What is required
Repeat the entire listing exactly.

BEGIN

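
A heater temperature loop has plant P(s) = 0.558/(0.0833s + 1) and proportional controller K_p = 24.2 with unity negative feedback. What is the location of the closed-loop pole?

Closed loop: T(s) = K_p·P/(1+K_p·P) = 13.5/(0.0833s + 1 + 13.5), with pole at s = −(1 + 13.5)/0.0833 = −174.1.

s = -174.1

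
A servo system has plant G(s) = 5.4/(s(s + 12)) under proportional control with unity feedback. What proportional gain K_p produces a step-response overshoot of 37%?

K_p = 73.2

From %OS = 100·exp(−πζ/√(1−ζ²)) = 37%, ζ = −ln(0.37)/√(π²+ln²(0.37)) = 0.3017.
Characteristic equation s² + 12s + 5.4K_p = 0 gives ζ = 12/(2√(5.4K_p)).
Setting ζ = 0.3017: √(5.4K_p) = 12/(2·0.3017) = 19.89, so K_p = 395.4/5.4 = 73.2.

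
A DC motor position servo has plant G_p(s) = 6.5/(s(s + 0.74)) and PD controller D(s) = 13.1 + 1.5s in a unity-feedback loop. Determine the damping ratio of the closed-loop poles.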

END

Written response
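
A heater temperature loop has plant P(s) = 0.558/(0.0833s + 1) and proportional controller K_p = 24.2 with unity negative feedback. What is the location of the closed-loop pole?

Closed loop: T(s) = K_p·P/(1+K_p·P) = 13.5/(0.0833s + 1 + 13.5), with pole at s = −(1 + 13.5)/0.0833 = −174.1.

s = -174.1

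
A servo system has plant G(s) = 5.4/(s(s + 12)) under proportional control with unity feedback. What proportional gain K_p produces a step-response overshoot of 37%?

K_p = 73.2

From %OS = 100·exp(−πζ/√(1−ζ²)) = 37%, ζ = −ln(0.37)/√(π²+ln²(0.37)) = 0.3017.
Characteristic equation s² + 12s + 5.4K_p = 0 gives ζ = 12/(2√(5.4K_p)).
Setting ζ = 0.3017: √(5.4K_p) = 12/(2·0.3017) = 19.89, so K_p = 395.4/5.4 = 73.2.

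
A DC motor position servo has plant G_p(s) = 6.5/(s(s + 0.74)) and PD controller D(s) = 13.1 + 1.5s in a unity-feedback loop. Determine the damping ratio of the closed-loop poles.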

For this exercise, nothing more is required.